**PROBLEM REQUIREMENTS**
Collect the lines of the entries where "starts" shows up.

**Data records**
* * * * *

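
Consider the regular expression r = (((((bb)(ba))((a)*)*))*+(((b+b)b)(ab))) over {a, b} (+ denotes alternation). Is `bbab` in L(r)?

yes

The right alternative (((b+b)b)(ab)) matches bbab.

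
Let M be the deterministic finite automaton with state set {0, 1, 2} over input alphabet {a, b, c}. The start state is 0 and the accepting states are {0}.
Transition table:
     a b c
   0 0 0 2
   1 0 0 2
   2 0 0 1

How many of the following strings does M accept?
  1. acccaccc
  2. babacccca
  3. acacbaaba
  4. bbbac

2

acccaccc: rejected
babacccca: accepted
acacbaaba: accepted
bbbac: rejected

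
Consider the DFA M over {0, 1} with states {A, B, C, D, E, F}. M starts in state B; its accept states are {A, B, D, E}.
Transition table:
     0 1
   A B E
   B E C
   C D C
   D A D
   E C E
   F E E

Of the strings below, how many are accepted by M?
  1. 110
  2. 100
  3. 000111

110: accepted
100: accepted
000111: accepted

3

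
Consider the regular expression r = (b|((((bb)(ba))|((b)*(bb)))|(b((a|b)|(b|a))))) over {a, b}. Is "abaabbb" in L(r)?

Neither b nor ((((bb)(ba))|((b)*(bb)))|(b((a|b)|(b|a)))) matches abaabbb.

no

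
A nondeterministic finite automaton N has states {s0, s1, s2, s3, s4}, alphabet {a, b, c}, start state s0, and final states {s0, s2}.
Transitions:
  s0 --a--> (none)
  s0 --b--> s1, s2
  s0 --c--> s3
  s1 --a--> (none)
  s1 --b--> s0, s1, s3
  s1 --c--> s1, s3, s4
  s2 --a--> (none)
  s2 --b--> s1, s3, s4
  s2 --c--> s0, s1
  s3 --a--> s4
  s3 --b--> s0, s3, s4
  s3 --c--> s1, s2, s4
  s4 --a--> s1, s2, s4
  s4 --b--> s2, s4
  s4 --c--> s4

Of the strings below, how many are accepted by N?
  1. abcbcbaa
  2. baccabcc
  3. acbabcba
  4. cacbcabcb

1

abcbcbaa: rejected
baccabcc: rejected
acbabcba: rejected
cacbcabcb: accepted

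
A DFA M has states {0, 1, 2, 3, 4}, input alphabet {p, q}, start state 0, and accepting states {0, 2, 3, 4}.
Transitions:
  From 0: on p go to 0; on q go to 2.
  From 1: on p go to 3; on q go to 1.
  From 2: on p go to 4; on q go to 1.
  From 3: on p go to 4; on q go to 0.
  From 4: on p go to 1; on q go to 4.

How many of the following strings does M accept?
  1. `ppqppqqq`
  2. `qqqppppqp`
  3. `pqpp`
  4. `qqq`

1

`ppqppqqq`: rejected
`qqqppppqp`: accepted
`pqpp`: rejected
`qqq`: rejected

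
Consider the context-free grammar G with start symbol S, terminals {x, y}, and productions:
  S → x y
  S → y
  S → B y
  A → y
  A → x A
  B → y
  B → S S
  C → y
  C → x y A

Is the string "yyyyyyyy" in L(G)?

S ⇒ By ⇒ SSy ⇒ BySy ⇒ SSySy ⇒ BySySy ⇒ SSySySy ⇒ BySySySy ⇒ yySySySy ⇒ yyyySySy ⇒ yyyyyySy ⇒ yyyyyyyy

yes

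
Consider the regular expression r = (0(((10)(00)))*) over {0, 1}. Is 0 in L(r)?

Split as 0·ε: 0 matches 0 and (((10)(00)))* matches ε.

yes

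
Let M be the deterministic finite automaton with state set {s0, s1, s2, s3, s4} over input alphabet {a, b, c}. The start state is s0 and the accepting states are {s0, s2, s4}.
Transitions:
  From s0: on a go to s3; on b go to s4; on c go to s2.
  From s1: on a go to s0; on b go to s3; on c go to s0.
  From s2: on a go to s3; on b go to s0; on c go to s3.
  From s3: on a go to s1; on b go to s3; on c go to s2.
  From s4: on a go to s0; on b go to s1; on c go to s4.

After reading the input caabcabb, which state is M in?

s3

s0 --c--> s2
s2 --a--> s3
s3 --a--> s1
s1 --b--> s3
s3 --c--> s2
s2 --a--> s3
s3 --b--> s3
s3 --b--> s3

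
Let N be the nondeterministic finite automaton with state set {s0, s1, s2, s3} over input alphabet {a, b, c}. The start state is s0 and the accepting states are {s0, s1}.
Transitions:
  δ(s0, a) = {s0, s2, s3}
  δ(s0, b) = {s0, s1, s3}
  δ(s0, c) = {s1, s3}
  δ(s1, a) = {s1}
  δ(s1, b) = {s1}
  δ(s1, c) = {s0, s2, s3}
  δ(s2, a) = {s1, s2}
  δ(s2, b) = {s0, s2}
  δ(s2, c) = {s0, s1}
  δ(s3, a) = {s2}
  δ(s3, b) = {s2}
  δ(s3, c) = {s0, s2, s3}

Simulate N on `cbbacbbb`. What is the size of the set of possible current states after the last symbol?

4

Start: {s0}
read c: {s1, s3}
read b: {s1, s2}
read b: {s0, s1, s2}
read a: {s0, s1, s2, s3}
read c: {s0, s1, s2, s3}
read b: {s0, s1, s2, s3}
read b: {s0, s1, s2, s3}
read b: {s0, s1, s2, s3}
Final reachable set {s0, s1, s2, s3} has 4 states.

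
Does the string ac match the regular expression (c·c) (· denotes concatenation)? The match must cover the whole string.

no

No split of ac into u·v has c matching u and c matching v.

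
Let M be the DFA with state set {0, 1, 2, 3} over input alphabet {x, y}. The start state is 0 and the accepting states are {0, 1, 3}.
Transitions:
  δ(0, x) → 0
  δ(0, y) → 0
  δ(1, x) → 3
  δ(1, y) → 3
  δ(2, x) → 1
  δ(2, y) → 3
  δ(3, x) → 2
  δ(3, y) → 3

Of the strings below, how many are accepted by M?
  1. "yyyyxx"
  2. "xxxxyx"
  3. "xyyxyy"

3

"yyyyxx": accepted
"xxxxyx": accepted
"xyyxyy": accepted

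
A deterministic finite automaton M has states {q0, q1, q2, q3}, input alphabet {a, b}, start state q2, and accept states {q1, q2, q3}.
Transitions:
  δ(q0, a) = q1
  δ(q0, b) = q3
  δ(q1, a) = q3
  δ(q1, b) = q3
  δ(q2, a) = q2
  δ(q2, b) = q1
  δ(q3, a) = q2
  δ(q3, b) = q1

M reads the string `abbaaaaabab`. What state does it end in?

q1

q2 --a--> q2
q2 --b--> q1
q1 --b--> q3
q3 --a--> q2
q2 --a--> q2
q2 --a--> q2
q2 --a--> q2
q2 --a--> q2
q2 --b--> q1
q1 --a--> q3
q3 --b--> q1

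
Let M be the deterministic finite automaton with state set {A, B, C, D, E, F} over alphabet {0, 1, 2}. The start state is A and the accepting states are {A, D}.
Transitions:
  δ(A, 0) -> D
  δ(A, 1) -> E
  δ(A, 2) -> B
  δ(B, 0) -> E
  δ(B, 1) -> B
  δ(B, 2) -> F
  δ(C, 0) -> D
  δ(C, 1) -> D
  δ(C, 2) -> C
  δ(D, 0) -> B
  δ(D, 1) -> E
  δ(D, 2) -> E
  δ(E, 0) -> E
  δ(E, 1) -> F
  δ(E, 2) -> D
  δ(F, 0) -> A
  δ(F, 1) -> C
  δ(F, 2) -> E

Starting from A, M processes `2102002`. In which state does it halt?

D

A --2--> B
B --1--> B
B --0--> E
E --2--> D
D --0--> B
B --0--> E
E --2--> D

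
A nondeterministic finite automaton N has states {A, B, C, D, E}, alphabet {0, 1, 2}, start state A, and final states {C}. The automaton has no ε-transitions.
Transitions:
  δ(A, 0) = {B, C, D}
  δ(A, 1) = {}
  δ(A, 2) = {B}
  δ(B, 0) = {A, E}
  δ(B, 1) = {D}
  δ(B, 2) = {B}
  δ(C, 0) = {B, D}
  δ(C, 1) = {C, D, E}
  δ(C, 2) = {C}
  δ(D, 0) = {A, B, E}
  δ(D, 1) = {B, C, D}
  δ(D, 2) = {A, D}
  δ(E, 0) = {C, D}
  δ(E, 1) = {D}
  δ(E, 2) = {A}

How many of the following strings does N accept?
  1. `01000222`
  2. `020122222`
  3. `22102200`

3

`01000222`: accepted
`020122222`: accepted
`22102200`: accepted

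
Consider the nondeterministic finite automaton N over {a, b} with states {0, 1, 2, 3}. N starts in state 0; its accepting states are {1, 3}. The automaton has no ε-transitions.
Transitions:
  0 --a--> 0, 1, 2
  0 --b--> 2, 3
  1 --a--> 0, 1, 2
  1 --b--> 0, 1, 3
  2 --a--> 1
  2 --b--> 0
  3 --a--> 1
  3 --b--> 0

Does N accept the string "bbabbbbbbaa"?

accepted

Start: {0}
read b: {2, 3}
read b: {0}
read a: {0, 1, 2}
read b: {0, 1, 2, 3}
read b: {0, 1, 2, 3}
read b: {0, 1, 2, 3}
read b: {0, 1, 2, 3}
read b: {0, 1, 2, 3}
read b: {0, 1, 2, 3}
read a: {0, 1, 2}
read a: {0, 1, 2}
Reachable ∩ accepting = {1} — nonempty.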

* * * * *

**EXPECTED OUTPUT**
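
Consider the DFA M over {0, 1} with states {A, B, C, D, E, F}. M starts in state B; its accept states are {A, B, D, E}.
Consider the nondeterministic finite automaton N over {a, b} with states {0, 1, 2, 3}. N starts in state 0; its accepting states are {1, 3}. The automaton has no ε-transitions.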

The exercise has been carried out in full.